**Material provided:**
- - - -
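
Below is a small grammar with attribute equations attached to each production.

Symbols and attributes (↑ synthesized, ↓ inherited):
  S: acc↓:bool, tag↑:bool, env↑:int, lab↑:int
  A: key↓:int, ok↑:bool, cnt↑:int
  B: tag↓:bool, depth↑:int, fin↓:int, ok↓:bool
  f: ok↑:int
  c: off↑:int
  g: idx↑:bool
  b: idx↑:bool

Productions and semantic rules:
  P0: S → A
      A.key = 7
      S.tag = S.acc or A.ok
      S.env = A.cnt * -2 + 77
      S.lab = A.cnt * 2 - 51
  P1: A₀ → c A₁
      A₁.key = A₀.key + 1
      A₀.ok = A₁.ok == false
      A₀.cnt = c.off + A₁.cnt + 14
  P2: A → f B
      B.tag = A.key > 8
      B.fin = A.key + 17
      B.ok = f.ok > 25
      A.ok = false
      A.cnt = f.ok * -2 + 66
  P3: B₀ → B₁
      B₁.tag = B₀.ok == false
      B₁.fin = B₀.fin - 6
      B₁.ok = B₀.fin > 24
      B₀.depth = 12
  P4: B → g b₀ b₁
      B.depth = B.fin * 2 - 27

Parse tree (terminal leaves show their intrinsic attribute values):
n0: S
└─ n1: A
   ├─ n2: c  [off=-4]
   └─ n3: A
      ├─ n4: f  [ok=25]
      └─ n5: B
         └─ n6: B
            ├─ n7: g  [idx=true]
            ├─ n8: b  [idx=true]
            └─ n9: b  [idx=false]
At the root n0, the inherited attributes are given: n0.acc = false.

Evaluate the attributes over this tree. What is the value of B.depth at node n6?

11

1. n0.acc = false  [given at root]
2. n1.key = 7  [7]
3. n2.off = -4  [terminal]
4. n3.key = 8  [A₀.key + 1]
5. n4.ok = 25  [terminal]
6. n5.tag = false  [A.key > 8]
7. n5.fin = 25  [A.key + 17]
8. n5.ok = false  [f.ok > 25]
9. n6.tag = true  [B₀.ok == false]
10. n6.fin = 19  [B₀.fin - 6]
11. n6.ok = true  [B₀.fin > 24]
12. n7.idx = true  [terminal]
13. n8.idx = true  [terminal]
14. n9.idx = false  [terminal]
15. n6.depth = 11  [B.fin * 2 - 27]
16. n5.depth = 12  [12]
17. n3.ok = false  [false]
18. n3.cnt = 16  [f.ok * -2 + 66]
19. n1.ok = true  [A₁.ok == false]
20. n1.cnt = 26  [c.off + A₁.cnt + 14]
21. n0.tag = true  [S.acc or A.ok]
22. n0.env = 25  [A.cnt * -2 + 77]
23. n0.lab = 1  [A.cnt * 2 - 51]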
- - - -
**The problem:**
Every line above from the line with "P2: A → f B" to the line with "P4: B → g b₀ b₁", both included, must be reproduced exactly, and no other line may appear.

**Solution:**
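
  P2: A → f B
      B.tag = A.key > 8
      B.fin = A.key + 17
      B.ok = f.ok > 25
      A.ok = false
      A.cnt = f.ok * -2 + 66
  P3: B₀ → B₁
      B₁.tag = B₀.ok == false
      B₁.fin = B₀.fin - 6
      B₁.ok = B₀.fin > 24
      B₀.depth = 12
  P4: B → g b₀ b₁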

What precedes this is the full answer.